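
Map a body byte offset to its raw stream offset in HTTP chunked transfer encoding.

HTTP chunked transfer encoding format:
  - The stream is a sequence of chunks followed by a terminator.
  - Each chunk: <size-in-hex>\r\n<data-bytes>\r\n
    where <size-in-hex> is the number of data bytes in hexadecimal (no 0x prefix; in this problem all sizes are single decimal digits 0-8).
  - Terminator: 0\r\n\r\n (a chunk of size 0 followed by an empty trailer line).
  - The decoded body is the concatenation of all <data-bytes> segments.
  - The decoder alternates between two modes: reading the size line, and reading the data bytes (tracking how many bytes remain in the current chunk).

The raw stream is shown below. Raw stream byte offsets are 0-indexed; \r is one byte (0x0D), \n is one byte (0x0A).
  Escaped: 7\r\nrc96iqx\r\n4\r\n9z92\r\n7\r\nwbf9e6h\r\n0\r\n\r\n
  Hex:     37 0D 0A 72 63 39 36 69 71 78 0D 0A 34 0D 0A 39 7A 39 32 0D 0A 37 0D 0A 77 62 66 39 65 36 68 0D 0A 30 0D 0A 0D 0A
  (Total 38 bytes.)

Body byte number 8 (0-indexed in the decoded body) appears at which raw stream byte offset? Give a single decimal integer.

Chunk 1: stream[0..1]='7' size=0x7=7, data at stream[3..10]='rc96iqx' -> body[0..7], body so far='rc96iqx'
Chunk 2: stream[12..13]='4' size=0x4=4, data at stream[15..19]='9z92' -> body[7..11], body so far='rc96iqx9z92'
Chunk 3: stream[21..22]='7' size=0x7=7, data at stream[24..31]='wbf9e6h' -> body[11..18], body so far='rc96iqx9z92wbf9e6h'
Chunk 4: stream[33..34]='0' size=0 (terminator). Final body='rc96iqx9z92wbf9e6h' (18 bytes)
Body byte 8 at stream offset 16

Answer: 16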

■ ■ ■ ■

Retype all of the data shown above, word for word.

SOLUTION FOR THIS TASK:
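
Map a body byte offset to its raw stream offset in HTTP chunked transfer encoding.

HTTP chunked transfer encoding format:
  - The stream is a sequence of chunks followed by a terminator.
  - Each chunk: <size-in-hex>\r\n<data-bytes>\r\n
    where <size-in-hex> is the number of data bytes in hexadecimal (no 0x prefix; in this problem all sizes are single decimal digits 0-8).
  - Terminator: 0\r\n\r\n (a chunk of size 0 followed by an empty trailer line).
  - The decoded body is the concatenation of all <data-bytes> segments.
  - The decoder alternates between two modes: reading the size line, and reading the data bytes (tracking how many bytes remain in the current chunk).

The raw stream is shown below. Raw stream byte offsets are 0-indexed; \r is one byte (0x0D), \n is one byte (0x0A).
  Escaped: 7\r\nrc96iqx\r\n4\r\n9z92\r\n7\r\nwbf9e6h\r\n0\r\n\r\n
  Hex:     37 0D 0A 72 63 39 36 69 71 78 0D 0A 34 0D 0A 39 7A 39 32 0D 0A 37 0D 0A 77 62 66 39 65 36 68 0D 0A 30 0D 0A 0D 0A
  (Total 38 bytes.)

Body byte number 8 (0-indexed in the decoded body) appears at which raw stream byte offset? Give a single decimal integer.

Chunk 1: stream[0..1]='7' size=0x7=7, data at stream[3..10]='rc96iqx' -> body[0..7], body so far='rc96iqx'
Chunk 2: stream[12..13]='4' size=0x4=4, data at stream[15..19]='9z92' -> body[7..11], body so far='rc96iqx9z92'
Chunk 3: stream[21..22]='7' size=0x7=7, data at stream[24..31]='wbf9e6h' -> body[11..18], body so far='rc96iqx9z92wbf9e6h'
Chunk 4: stream[33..34]='0' size=0 (terminator). Final body='rc96iqx9z92wbf9e6h' (18 bytes)
Body byte 8 at stream offset 16

Answer: 16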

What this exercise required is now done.